[Start of Attachment]
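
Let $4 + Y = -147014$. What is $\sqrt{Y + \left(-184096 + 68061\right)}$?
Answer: $i \sqrt{263053} \approx 512.89 i$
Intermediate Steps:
$Y = -147018$ ($Y = -4 - 147014 = -147018$)
$\sqrt{Y + \left(-184096 + 68061\right)} = \sqrt{-147018 + \left(-184096 + 68061\right)} = \sqrt{-147018 - 116035} = \sqrt{-263053} = i \sqrt{263053}$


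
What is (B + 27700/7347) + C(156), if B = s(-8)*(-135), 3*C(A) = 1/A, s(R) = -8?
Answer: 1242146209/1146132 ≈ 1083.8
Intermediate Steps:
C(A) = 1/(3*A)
B = 1080 (B = -8*(-135) = 1080)
(B + 27700/7347) + C(156) = (1080 + 27700/7347) + (⅓)/156 = (1080 + 27700*(1/7347)) + (⅓)*(1/156) = (1080 + 27700/7347) + 1/468 = 7962460/7347 + 1/468 = 1242146209/1146132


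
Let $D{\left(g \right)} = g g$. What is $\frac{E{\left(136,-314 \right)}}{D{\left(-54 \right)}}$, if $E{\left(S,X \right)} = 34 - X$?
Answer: $\frac{29}{243} \approx 0.11934$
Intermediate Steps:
$D{\left(g \right)} = g^{2}$
$\frac{E{\left(136,-314 \right)}}{D{\left(-54 \right)}} = \frac{34 - -314}{\left(-54\right)^{2}} = \frac{34 + 314}{2916} = 348 \cdot \frac{1}{2916} = \frac{29}{243}$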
[End of Attachment]
Activity:
Hand back the whole listing, exactly as it is.

Expected answer:
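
Let $4 + Y = -147014$. What is $\sqrt{Y + \left(-184096 + 68061\right)}$?
Answer: $i \sqrt{263053} \approx 512.89 i$
Intermediate Steps:
$Y = -147018$ ($Y = -4 - 147014 = -147018$)
$\sqrt{Y + \left(-184096 + 68061\right)} = \sqrt{-147018 + \left(-184096 + 68061\right)} = \sqrt{-147018 - 116035} = \sqrt{-263053} = i \sqrt{263053}$


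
What is (B + 27700/7347) + C(156), if B = s(-8)*(-135), 3*C(A) = 1/A, s(R) = -8?
Answer: 1242146209/1146132 ≈ 1083.8
Intermediate Steps:
C(A) = 1/(3*A)
B = 1080 (B = -8*(-135) = 1080)
(B + 27700/7347) + C(156) = (1080 + 27700/7347) + (⅓)/156 = (1080 + 27700*(1/7347)) + (⅓)*(1/156) = (1080 + 27700/7347) + 1/468 = 7962460/7347 + 1/468 = 1242146209/1146132


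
Let $D{\left(g \right)} = g g$. What is $\frac{E{\left(136,-314 \right)}}{D{\left(-54 \right)}}$, if $E{\left(S,X \right)} = 34 - X$?
Answer: $\frac{29}{243} \approx 0.11934$
Intermediate Steps:
$D{\left(g \right)} = g^{2}$
$\frac{E{\left(136,-314 \right)}}{D{\left(-54 \right)}} = \frac{34 - -314}{\left(-54\right)^{2}} = \frac{34 + 314}{2916} = 348 \cdot \frac{1}{2916} = \frac{29}{243}$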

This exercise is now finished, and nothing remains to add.